EXERCISE MATERIALS Block Start

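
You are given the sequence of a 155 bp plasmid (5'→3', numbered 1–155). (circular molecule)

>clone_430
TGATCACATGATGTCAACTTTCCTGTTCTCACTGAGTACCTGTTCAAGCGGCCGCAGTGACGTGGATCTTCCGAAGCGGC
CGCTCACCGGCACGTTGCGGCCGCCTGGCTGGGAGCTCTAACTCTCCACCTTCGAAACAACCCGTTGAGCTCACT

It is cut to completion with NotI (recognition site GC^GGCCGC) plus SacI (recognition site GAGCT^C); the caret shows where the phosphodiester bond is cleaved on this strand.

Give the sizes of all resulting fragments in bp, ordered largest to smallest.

53, 34, 28, 21, 19 bp

NotI sites (GCGGCCGC) start at positions 48, 76, 97.
NotI cuts after base 2 of each site, so after positions 49, 77, 98.
SacI sites (GAGCTC) start at positions 113, 147.
SacI cuts after base 5 of each site (before the last base), so after positions 117, 151.
Combined cut positions: 49, 77, 98, 117, 151.
Circular molecule, 5 cuts → 5 fragments:
  50–77 → 28 bp
  78–98 → 21 bp
  99–117 → 19 bp
  118–151 → 34 bp
  152–155 then 1–49 → 4 + 49 = 53 bp
Sorted largest to smallest: 53, 34, 28, 21, 19 bp.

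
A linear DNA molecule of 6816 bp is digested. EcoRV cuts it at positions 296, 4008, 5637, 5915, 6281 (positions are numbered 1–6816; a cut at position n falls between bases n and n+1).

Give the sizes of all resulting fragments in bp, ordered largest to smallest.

Linear molecule, 5 cuts → 6 fragments:
  296 − 0 = 296 bp
  4008 − 296 = 3712 bp
  5637 − 4008 = 1629 bp
  5915 − 5637 = 278 bp
  6281 − 5915 = 366 bp
  6816 − 6281 = 535 bp
Sorted largest to smallest: 3712, 1629, 535, 366, 296, 278 bp.

3712, 1629, 535, 366, 296, 278 bp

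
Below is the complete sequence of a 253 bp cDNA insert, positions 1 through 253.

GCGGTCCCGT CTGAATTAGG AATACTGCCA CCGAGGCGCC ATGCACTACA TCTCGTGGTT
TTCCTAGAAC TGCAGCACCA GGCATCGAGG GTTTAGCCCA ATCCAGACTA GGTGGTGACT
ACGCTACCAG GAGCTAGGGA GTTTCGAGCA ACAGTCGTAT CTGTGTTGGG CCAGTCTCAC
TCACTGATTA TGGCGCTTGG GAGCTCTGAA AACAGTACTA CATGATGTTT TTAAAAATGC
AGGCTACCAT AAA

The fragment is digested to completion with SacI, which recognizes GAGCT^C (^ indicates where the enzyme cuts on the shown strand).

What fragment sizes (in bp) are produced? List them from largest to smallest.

The SacI site (GAGCTC) starts at position 201.
SacI cuts after base 5 of each site (before the last base), so after position 205.
Linear molecule, 1 cut → 2 fragments:
  1–205 → 205 bp
  206–253 → 48 bp
Sorted largest to smallest: 205, 48 bp.

205, 48 bp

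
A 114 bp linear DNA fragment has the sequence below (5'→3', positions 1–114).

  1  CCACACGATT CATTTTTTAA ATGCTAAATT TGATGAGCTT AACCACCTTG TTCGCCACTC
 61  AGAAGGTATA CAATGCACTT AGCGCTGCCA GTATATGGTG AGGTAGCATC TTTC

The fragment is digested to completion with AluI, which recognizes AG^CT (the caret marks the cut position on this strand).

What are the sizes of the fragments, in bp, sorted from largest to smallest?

77, 37 bp

The AluI site (AGCT) starts at position 36.
AluI cuts after base 2 of each site, so after position 37.
Linear molecule, 1 cut → 2 fragments:
  1–37 → 37 bp
  38–114 → 77 bp
Sorted largest to smallest: 77, 37 bp.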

EXERCISE MATERIALS Block End

ASSIGNMENT:
Line by line, output the records exactly as given.

EXERCISE RESPONSE:
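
You are given the sequence of a 155 bp plasmid (5'→3', numbered 1–155). (circular molecule)

>clone_430
TGATCACATGATGTCAACTTTCCTGTTCTCACTGAGTACCTGTTCAAGCGGCCGCAGTGACGTGGATCTTCCGAAGCGGC
CGCTCACCGGCACGTTGCGGCCGCCTGGCTGGGAGCTCTAACTCTCCACCTTCGAAACAACCCGTTGAGCTCACT

It is cut to completion with NotI (recognition site GC^GGCCGC) plus SacI (recognition site GAGCT^C); the caret shows where the phosphodiester bond is cleaved on this strand.

Give the sizes of all resulting fragments in bp, ordered largest to smallest.

53, 34, 28, 21, 19 bp

NotI sites (GCGGCCGC) start at positions 48, 76, 97.
NotI cuts after base 2 of each site, so after positions 49, 77, 98.
SacI sites (GAGCTC) start at positions 113, 147.
SacI cuts after base 5 of each site (before the last base), so after positions 117, 151.
Combined cut positions: 49, 77, 98, 117, 151.
Circular molecule, 5 cuts → 5 fragments:
  50–77 → 28 bp
  78–98 → 21 bp
  99–117 → 19 bp
  118–151 → 34 bp
  152–155 then 1–49 → 4 + 49 = 53 bp
Sorted largest to smallest: 53, 34, 28, 21, 19 bp.

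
A linear DNA molecule of 6816 bp is digested. EcoRV cuts it at positions 296, 4008, 5637, 5915, 6281 (positions are numbered 1–6816; a cut at position n falls between bases n and n+1).

Give the sizes of all resulting fragments in bp, ordered largest to smallest.

Linear molecule, 5 cuts → 6 fragments:
  296 − 0 = 296 bp
  4008 − 296 = 3712 bp
  5637 − 4008 = 1629 bp
  5915 − 5637 = 278 bp
  6281 − 5915 = 366 bp
  6816 − 6281 = 535 bp
Sorted largest to smallest: 3712, 1629, 535, 366, 296, 278 bp.

3712, 1629, 535, 366, 296, 278 bp

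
Below is the complete sequence of a 253 bp cDNA insert, positions 1 through 253.

GCGGTCCCGT CTGAATTAGG AATACTGCCA CCGAGGCGCC ATGCACTACA TCTCGTGGTT
TTCCTAGAAC TGCAGCACCA GGCATCGAGG GTTTAGCCCA ATCCAGACTA GGTGGTGACT
ACGCTACCAG GAGCTAGGGA GTTTCGAGCA ACAGTCGTAT CTGTGTTGGG CCAGTCTCAC
TCACTGATTA TGGCGCTTGG GAGCTCTGAA AACAGTACTA CATGATGTTT TTAAAAATGC
AGGCTACCAT AAA

The fragment is digested to completion with SacI, which recognizes GAGCT^C (^ indicates where the enzyme cuts on the shown strand).

What fragment sizes (in bp) are produced? List them from largest to smallest.

The SacI site (GAGCTC) starts at position 201.
SacI cuts after base 5 of each site (before the last base), so after position 205.
Linear molecule, 1 cut → 2 fragments:
  1–205 → 205 bp
  206–253 → 48 bp
Sorted largest to smallest: 205, 48 bp.

205, 48 bp

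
A 114 bp linear DNA fragment has the sequence below (5'→3', positions 1–114).

  1  CCACACGATT CATTTTTTAA ATGCTAAATT TGATGAGCTT AACCACCTTG TTCGCCACTC
 61  AGAAGGTATA CAATGCACTT AGCGCTGCCA GTATATGGTG AGGTAGCATC TTTC

The fragment is digested to completion with AluI, which recognizes AG^CT (the caret marks the cut position on this strand).

What are the sizes of the fragments, in bp, sorted from largest to smallest?

77, 37 bp

The AluI site (AGCT) starts at position 36.
AluI cuts after base 2 of each site, so after position 37.
Linear molecule, 1 cut → 2 fragments:
  1–37 → 37 bp
  38–114 → 77 bp
Sorted largest to smallest: 77, 37 bp.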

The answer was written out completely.